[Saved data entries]
▬▬▬▬▬▬▬▬▬▬

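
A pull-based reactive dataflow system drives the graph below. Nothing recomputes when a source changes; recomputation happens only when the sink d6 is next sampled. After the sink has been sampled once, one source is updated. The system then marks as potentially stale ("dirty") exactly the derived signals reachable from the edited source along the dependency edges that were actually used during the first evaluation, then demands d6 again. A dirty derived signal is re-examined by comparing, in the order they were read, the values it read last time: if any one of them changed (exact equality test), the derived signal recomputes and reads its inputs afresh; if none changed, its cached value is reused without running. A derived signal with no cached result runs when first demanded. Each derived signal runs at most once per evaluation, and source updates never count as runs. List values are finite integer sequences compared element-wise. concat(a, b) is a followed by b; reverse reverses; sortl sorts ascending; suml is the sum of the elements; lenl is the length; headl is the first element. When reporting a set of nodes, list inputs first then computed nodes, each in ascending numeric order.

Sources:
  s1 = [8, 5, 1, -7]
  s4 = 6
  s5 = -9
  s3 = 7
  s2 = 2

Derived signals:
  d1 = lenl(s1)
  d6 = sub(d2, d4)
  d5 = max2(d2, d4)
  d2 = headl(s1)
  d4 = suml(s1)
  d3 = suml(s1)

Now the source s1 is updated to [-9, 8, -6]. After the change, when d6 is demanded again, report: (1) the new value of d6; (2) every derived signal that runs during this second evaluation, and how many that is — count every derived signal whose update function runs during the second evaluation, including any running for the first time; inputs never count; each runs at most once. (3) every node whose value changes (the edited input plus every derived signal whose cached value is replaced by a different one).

First evaluation (everything demanded from the output):
  d2 = headl([8, 5, 1, -7]) = 8
  d4 = suml([8, 5, 1, -7]) = 7
  d6 = sub(8, 7) = 1

Propagation after the edit:
  d2: runs — s1 [8, 5, 1, -7]->[-9, 8, -6]; result -9.
  d4: runs — s1 [8, 5, 1, -7]->[-9, 8, -6]; result -7.
  d6: runs — d2 8->-9; d4 7->-7; result -2.

New value of d6: -2.
Derived signals that run: d2, d4, d6 — 3 in total.
Values that change: s1, d2, d4, d6.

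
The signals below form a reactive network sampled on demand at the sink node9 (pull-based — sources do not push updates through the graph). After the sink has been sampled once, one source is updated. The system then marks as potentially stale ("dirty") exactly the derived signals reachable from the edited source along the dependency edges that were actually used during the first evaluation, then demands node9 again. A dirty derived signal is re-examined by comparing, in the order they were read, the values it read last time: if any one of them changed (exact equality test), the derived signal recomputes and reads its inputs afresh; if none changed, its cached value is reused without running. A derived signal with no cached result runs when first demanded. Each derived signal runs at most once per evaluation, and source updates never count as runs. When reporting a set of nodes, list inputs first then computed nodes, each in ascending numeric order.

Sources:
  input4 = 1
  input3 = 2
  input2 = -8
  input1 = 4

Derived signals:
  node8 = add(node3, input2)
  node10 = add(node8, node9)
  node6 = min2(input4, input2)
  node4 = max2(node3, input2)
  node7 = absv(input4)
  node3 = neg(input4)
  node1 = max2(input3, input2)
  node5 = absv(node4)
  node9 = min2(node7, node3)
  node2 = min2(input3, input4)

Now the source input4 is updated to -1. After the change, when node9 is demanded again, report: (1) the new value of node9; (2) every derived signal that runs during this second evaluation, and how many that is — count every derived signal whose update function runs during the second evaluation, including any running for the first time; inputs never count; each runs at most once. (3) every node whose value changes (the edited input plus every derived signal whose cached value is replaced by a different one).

node9 now evaluates to 1.
Run set: node3, node7, node9 (3 run).
Changed values: input4, node3, node9.

Initial pass — values computed on the first demand:
  node3 = neg(1) = -1
  node7 = absv(1) = 1
  node9 = min2(1, -1) = -1

Second demand — change propagation:
  node3: re-runs because input4 1->-1; new result 1.
  node7: re-runs because input4 1->-1; new result 1 (unchanged).
  node9: re-runs because node3 -1->1; new result 1.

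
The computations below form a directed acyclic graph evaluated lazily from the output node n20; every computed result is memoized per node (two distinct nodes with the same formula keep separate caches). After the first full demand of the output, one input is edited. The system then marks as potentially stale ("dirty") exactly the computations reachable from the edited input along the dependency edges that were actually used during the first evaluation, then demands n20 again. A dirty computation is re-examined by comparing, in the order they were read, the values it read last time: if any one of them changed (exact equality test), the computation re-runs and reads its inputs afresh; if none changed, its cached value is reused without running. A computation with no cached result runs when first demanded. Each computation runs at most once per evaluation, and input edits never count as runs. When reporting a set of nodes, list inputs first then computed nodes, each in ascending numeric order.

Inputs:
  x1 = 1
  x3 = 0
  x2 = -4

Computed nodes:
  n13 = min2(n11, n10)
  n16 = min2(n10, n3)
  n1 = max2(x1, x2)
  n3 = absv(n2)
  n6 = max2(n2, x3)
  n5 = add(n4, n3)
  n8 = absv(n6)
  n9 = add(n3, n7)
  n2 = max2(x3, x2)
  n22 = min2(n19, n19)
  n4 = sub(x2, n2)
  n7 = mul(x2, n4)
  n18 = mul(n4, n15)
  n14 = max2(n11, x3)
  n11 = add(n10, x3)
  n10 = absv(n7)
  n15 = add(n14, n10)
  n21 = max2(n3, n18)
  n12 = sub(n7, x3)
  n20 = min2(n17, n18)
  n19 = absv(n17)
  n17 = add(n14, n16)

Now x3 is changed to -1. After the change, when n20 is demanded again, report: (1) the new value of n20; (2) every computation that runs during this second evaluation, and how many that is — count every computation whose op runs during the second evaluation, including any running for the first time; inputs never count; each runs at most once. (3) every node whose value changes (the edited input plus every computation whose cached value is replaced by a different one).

First demand of the output computes:
  n2 = max2(0, -4) = 0
  n3 = absv(0) = 0
  n4 = sub(-4, 0) = -4
  n7 = mul(-4, -4) = 16
  n10 = absv(16) = 16
  n11 = add(16, 0) = 16
  n14 = max2(16, 0) = 16
  n15 = add(16, 16) = 32
  n16 = min2(16, 0) = 0
  n17 = add(16, 0) = 16
  n18 = mul(-4, 32) = -128
  n20 = min2(16, -128) = -128

After the edit, cleaning proceeds:
  n2: a read changed (x3 0->-1) — executes, giving -1.
  n3: a read changed (n2 0->-1) — executes, giving 1.
  n4: a read changed (n2 0->-1) — executes, giving -3.
  n7: a read changed (n4 -4->-3) — executes, giving 12.
  n10: a read changed (n7 16->12) — executes, giving 12.
  n11: a read changed (n10 16->12; x3 0->-1) — executes, giving 11.
  n14: a read changed (n11 16->11; x3 0->-1) — executes, giving 11.
  n15: a read changed (n14 16->11; n10 16->12) — executes, giving 23.
  n16: a read changed (n10 16->12; n3 0->1) — executes, giving 1.
  n17: a read changed (n14 16->11; n16 0->1) — executes, giving 12.
  n18: a read changed (n4 -4->-3; n15 32->23) — executes, giving -69.
  n20: a read changed (n17 16->12; n18 -128->-69) — executes, giving -69.

Demanding n20 again yields -69.
12 computations run: n2, n3, n4, n7, n10, n11, n14, n15, n16, n17, n18, n20.
The nodes whose values change: x3, n2, n3, n4, n7, n10, n11, n14, n15, n16, n17, n18, n20.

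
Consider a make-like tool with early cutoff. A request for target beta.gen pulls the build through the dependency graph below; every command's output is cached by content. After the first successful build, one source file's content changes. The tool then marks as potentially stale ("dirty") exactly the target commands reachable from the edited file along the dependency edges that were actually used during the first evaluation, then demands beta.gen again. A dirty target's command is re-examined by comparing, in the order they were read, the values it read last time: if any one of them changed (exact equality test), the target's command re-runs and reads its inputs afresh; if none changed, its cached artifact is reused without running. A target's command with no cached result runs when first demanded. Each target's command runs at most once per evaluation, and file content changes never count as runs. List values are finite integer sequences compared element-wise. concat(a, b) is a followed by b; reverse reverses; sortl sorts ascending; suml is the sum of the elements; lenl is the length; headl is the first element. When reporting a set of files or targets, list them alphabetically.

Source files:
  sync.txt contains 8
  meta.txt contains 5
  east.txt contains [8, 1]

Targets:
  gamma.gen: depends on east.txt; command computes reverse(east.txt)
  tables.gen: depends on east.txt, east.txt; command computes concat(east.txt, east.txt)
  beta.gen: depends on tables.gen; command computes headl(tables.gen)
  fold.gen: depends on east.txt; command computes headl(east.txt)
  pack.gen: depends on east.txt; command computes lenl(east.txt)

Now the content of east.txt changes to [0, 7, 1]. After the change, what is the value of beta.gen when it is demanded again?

First demand of the output computes:
  tables.gen = concat([8, 1], [8, 1]) = [8, 1, 8, 1]
  beta.gen = headl([8, 1, 8, 1]) = 8

After the edit, cleaning proceeds:
  tables.gen: a read changed (east.txt [8, 1]->[0, 7, 1]; east.txt [8, 1]->[0, 7, 1]) — executes, giving [0, 7, 1, 0, 7, 1].
  beta.gen: a read changed (tables.gen [8, 1, 8, 1]->[0, 7, 1, 0, 7, 1]) — executes, giving 0.

Demanding beta.gen again yields 0.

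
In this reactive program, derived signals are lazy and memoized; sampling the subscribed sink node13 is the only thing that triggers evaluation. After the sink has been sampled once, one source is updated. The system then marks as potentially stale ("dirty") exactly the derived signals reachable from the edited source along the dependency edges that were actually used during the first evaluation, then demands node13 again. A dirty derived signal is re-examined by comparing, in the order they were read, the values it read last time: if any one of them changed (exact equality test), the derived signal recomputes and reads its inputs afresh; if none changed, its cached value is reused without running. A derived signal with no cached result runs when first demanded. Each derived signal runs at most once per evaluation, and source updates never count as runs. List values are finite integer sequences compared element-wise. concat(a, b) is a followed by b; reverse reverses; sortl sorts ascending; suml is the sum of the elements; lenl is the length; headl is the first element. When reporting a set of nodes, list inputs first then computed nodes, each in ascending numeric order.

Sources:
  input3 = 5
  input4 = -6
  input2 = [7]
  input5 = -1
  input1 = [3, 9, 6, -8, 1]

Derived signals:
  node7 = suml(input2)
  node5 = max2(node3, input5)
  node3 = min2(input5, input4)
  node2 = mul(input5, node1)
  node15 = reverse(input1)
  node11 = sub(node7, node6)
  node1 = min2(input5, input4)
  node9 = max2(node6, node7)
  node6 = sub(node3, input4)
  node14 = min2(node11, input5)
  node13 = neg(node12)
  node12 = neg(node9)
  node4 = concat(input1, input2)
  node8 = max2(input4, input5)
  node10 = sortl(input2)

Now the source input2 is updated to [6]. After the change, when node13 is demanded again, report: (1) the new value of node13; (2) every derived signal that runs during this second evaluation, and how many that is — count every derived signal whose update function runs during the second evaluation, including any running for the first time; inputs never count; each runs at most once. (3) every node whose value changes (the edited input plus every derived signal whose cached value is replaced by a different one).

First demand of the output computes:
  node3 = min2(-1, -6) = -6
  node6 = sub(-6, -6) = 0
  node7 = suml([7]) = 7
  node9 = max2(0, 7) = 7
  node12 = neg(7) = -7
  node13 = neg(-7) = 7

After the edit, cleaning proceeds:
  node7: a read changed (input2 [7]->[6]) — executes, giving 6.
  node9: a read changed (node7 7->6) — executes, giving 6.
  node12: a read changed (node9 7->6) — executes, giving -6.
  node13: a read changed (node12 -7->-6) — executes, giving 6.

Demanding node13 again yields 6.
4 derived signals run: node7, node9, node12, node13.
The nodes whose values change: input2, node7, node9, node12, node13.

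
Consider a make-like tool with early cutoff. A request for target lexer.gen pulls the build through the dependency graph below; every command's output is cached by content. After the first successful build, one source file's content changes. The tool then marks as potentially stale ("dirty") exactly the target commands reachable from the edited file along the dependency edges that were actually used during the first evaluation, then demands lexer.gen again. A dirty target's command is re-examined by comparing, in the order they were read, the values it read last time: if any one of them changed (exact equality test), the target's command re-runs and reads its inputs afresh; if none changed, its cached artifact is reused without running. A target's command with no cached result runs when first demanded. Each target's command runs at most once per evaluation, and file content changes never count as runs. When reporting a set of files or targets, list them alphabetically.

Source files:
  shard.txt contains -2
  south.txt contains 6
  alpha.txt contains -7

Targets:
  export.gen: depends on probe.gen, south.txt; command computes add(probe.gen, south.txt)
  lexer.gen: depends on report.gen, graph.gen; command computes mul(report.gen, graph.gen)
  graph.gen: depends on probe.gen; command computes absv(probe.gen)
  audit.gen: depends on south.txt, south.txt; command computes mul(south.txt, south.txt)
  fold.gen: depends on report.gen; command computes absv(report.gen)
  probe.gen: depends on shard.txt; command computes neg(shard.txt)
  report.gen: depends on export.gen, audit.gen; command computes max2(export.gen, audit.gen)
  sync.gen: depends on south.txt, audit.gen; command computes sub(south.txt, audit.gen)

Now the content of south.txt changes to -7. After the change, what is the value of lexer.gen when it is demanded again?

First demand of the output computes:
  audit.gen = mul(6, 6) = 36
  probe.gen = neg(-2) = 2
  export.gen = add(2, 6) = 8
  graph.gen = absv(2) = 2
  report.gen = max2(8, 36) = 36
  lexer.gen = mul(36, 2) = 72

After the edit, cleaning proceeds:
  audit.gen: a read changed (south.txt 6->-7; south.txt 6->-7) — executes, giving 49.
  export.gen: a read changed (south.txt 6->-7) — executes, giving -5.
  report.gen: a read changed (export.gen 8->-5; audit.gen 36->49) — executes, giving 49.
  lexer.gen: a read changed (report.gen 36->49) — executes, giving 98.

Demanding lexer.gen again yields 98.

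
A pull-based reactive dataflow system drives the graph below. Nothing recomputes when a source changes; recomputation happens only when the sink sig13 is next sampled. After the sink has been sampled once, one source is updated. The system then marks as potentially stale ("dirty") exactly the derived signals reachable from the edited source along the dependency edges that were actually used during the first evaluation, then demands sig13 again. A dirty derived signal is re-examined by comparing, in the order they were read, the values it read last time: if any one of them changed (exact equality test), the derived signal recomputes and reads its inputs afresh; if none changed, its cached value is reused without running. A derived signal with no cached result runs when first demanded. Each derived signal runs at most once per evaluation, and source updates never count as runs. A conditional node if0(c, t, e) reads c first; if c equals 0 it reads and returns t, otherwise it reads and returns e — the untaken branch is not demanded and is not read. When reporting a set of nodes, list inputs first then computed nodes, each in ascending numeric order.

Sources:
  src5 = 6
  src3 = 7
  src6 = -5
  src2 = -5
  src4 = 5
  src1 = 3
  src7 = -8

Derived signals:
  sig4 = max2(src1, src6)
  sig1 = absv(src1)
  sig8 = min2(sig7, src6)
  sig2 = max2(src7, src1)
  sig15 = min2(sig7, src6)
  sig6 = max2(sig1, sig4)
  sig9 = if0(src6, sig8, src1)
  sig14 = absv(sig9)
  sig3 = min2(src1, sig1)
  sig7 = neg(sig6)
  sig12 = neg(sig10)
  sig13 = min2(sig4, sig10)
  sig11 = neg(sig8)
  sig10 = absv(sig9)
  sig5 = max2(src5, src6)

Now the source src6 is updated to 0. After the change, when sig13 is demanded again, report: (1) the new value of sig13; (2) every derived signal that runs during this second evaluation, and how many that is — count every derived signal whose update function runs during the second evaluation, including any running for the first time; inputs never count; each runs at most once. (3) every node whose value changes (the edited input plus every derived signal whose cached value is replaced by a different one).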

▬▬▬▬▬▬▬▬▬▬

Prompt:
Give back the records word for word. Start at the first line, end at the line containing "d3 = suml(s1)", and include both.

Solution below:
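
A pull-based reactive dataflow system drives the graph below. Nothing recomputes when a source changes; recomputation happens only when the sink d6 is next sampled. After the sink has been sampled once, one source is updated. The system then marks as potentially stale ("dirty") exactly the derived signals reachable from the edited source along the dependency edges that were actually used during the first evaluation, then demands d6 again. A dirty derived signal is re-examined by comparing, in the order they were read, the values it read last time: if any one of them changed (exact equality test), the derived signal recomputes and reads its inputs afresh; if none changed, its cached value is reused without running. A derived signal with no cached result runs when first demanded. Each derived signal runs at most once per evaluation, and source updates never count as runs. List values are finite integer sequences compared element-wise. concat(a, b) is a followed by b; reverse reverses; sortl sorts ascending; suml is the sum of the elements; lenl is the length; headl is the first element. When reporting a set of nodes, list inputs first then computed nodes, each in ascending numeric order.

Sources:
  s1 = [8, 5, 1, -7]
  s4 = 6
  s5 = -9
  s3 = 7
  s2 = 2

Derived signals:
  d1 = lenl(s1)
  d6 = sub(d2, d4)
  d5 = max2(d2, d4)
  d2 = headl(s1)
  d4 = suml(s1)
  d3 = suml(s1)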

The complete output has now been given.